RECORDS SHOWN »
───
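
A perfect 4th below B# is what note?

A fourth below B lands on the letter F.
A perfect fourth spans 5 semitones, so B# moves to pitch class 7. On the letter F that is F##.

F##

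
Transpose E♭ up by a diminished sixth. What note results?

E up a major sixth is C#, so the target letter is C.
From Eb, a diminished sixth is 7 semitones up: Cbb.

Cbb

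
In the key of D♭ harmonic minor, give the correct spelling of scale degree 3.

Fb

Degree 3 takes the letter 2 steps above D, which is F.
In harmonic minor, degree 3 sits 3 semitones above the tonic. Db + 3 semitones is pitch class 4, spelled on F as Fb.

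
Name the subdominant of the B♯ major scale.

E#

Degree 4 takes the letter 3 steps above B, which is E.
In major, degree 4 sits 5 semitones above the tonic. B# + 5 semitones is pitch class 5, spelled on E as E#.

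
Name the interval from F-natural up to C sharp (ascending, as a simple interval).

augmented fifth

The letter names run F→C, a span of 4 letter steps, so the interval is some kind of fifth.
F to C# is 8 semitones. A perfect fifth is 7, so 8 makes it augmented.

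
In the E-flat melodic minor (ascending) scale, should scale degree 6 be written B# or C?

C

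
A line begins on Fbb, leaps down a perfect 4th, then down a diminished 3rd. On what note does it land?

Ab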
───
Begin at the line containing "In the E-flat" and reproduce every line through the last one in the records above, exactly.

EXPECTED ANSWER »
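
In the E-flat melodic minor (ascending) scale, should scale degree 6 be written B# or C?

C

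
A line begins on Fbb, leaps down a perfect 4th, then down a diminished 3rd. On what note does it land?

Ab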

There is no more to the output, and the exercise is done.